**DATA SHOWN**
== Segment start ==

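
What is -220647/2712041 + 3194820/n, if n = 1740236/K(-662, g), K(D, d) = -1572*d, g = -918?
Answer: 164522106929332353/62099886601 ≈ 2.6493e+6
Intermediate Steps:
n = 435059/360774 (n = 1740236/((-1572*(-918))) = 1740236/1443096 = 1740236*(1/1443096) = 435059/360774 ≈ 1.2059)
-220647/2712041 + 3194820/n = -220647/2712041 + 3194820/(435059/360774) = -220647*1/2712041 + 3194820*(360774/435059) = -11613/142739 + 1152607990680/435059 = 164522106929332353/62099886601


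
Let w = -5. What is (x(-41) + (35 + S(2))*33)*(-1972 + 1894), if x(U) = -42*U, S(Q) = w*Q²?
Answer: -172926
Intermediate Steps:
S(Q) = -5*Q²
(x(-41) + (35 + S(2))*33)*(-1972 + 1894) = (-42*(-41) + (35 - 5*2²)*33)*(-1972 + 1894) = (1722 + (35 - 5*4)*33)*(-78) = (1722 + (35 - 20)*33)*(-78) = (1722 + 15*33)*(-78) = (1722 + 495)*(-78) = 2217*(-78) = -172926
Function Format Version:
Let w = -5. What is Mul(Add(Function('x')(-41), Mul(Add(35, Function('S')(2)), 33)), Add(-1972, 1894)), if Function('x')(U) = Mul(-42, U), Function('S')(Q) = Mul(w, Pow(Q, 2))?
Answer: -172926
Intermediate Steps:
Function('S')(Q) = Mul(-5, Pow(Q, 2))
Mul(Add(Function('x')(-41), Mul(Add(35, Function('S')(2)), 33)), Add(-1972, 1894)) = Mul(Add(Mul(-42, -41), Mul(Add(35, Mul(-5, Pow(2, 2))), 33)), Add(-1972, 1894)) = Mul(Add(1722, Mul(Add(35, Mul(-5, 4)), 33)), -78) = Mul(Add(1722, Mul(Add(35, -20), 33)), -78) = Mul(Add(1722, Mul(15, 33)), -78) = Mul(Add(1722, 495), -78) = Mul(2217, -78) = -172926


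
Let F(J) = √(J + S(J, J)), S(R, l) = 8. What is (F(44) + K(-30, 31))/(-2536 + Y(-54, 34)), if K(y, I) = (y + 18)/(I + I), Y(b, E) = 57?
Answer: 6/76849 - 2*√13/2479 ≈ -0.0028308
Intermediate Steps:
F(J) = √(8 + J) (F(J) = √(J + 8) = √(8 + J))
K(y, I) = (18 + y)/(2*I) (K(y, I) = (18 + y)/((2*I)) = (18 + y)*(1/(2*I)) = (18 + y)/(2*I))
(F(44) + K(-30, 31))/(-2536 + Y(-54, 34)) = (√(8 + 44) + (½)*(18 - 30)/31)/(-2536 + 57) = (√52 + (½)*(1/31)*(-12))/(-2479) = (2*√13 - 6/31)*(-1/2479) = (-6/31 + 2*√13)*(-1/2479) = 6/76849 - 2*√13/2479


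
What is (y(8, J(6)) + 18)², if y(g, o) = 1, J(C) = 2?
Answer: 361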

== Segment end ==
== Segment start ==

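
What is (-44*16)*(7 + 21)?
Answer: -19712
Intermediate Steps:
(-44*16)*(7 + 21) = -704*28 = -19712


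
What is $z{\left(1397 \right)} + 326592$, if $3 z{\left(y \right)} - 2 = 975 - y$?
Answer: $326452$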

== Segment end ==

**PROBLEM**
The word to look for is "What"; copy out every line of the entries that holds it.

**ANSWER TO THIS EXERCISE**
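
What is -220647/2712041 + 3194820/n, if n = 1740236/K(-662, g), K(D, d) = -1572*d, g = -918?
Let w = -5. What is (x(-41) + (35 + S(2))*33)*(-1972 + 1894), if x(U) = -42*U, S(Q) = w*Q²?
Let w = -5. What is Mul(Add(Function('x')(-41), Mul(Add(35, Function('S')(2)), 33)), Add(-1972, 1894)), if Function('x')(U) = Mul(-42, U), Function('S')(Q) = Mul(w, Pow(Q, 2))?
Let F(J) = √(J + S(J, J)), S(R, l) = 8. What is (F(44) + K(-30, 31))/(-2536 + Y(-54, 34)), if K(y, I) = (y + 18)/(I + I), Y(b, E) = 57?
What is (y(8, J(6)) + 18)², if y(g, o) = 1, J(C) = 2?
What is (-44*16)*(7 + 21)?
What is $z{\left(1397 \right)} + 326592$, if $3 z{\left(y \right)} - 2 = 975 - y$?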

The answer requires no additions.